- **WHAT TO WORK ON**:
With nothing left out, give the data back exactly.
##### SOURCE MATERIAL
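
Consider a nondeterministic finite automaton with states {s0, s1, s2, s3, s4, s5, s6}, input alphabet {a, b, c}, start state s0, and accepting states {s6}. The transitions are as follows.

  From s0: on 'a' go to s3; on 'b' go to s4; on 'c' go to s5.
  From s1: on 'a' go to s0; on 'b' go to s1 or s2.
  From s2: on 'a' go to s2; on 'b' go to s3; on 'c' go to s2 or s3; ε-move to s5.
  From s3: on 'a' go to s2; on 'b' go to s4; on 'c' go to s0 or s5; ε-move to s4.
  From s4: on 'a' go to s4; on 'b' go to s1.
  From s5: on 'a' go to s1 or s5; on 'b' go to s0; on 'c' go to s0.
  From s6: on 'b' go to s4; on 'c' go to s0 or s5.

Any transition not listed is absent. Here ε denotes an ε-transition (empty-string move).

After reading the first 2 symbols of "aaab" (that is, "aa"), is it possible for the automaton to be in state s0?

Start in {s0}.
Read 'a': s0→{s3}; union {s3}; ε-closure = {s3, s4}.
Read 'a': s3→{s2}, s4→{s4}; union {s2, s4}; ε-closure = {s2, s4, s5}.
State s0 is not in {s2, s4, s5}.

No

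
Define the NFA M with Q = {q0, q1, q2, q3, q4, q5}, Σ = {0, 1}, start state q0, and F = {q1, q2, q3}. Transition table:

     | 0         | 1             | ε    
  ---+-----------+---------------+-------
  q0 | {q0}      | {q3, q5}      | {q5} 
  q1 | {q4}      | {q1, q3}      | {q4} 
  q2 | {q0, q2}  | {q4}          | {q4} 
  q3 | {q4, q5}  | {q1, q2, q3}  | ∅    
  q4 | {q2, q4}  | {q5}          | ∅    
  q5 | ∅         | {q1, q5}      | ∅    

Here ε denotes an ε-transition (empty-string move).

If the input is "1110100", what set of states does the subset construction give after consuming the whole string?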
##########
- **SOLVED PROBLEM**:
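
Consider a nondeterministic finite automaton with states {s0, s1, s2, s3, s4, s5, s6}, input alphabet {a, b, c}, start state s0, and accepting states {s6}. The transitions are as follows.

  From s0: on 'a' go to s3; on 'b' go to s4; on 'c' go to s5.
  From s1: on 'a' go to s0; on 'b' go to s1 or s2.
  From s2: on 'a' go to s2; on 'b' go to s3; on 'c' go to s2 or s3; ε-move to s5.
  From s3: on 'a' go to s2; on 'b' go to s4; on 'c' go to s0 or s5; ε-move to s4.
  From s4: on 'a' go to s4; on 'b' go to s1.
  From s5: on 'a' go to s1 or s5; on 'b' go to s0; on 'c' go to s0.
  From s6: on 'b' go to s4; on 'c' go to s0 or s5.

Any transition not listed is absent. Here ε denotes an ε-transition (empty-string move).

After reading the first 2 symbols of "aaab" (that is, "aa"), is it possible for the automaton to be in state s0?

Start in {s0}.
Read 'a': s0→{s3}; union {s3}; ε-closure = {s3, s4}.
Read 'a': s3→{s2}, s4→{s4}; union {s2, s4}; ε-closure = {s2, s4, s5}.
State s0 is not in {s2, s4, s5}.

No

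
Define the NFA M with Q = {q0, q1, q2, q3, q4, q5}, Σ = {0, 1}, start state q0, and F = {q1, q2, q3}. Transition table:

     | 0         | 1             | ε    
  ---+-----------+---------------+-------
  q0 | {q0}      | {q3, q5}      | {q5} 
  q1 | {q4}      | {q1, q3}      | {q4} 
  q2 | {q0, q2}  | {q4}          | {q4} 
  q3 | {q4, q5}  | {q1, q2, q3}  | ∅    
  q4 | {q2, q4}  | {q5}          | ∅    
  q5 | ∅         | {q1, q5}      | ∅    

Here ε denotes an ε-transition (empty-string move).

If the input is "1110100", what set of states does the subset construction give after consuming the whole string?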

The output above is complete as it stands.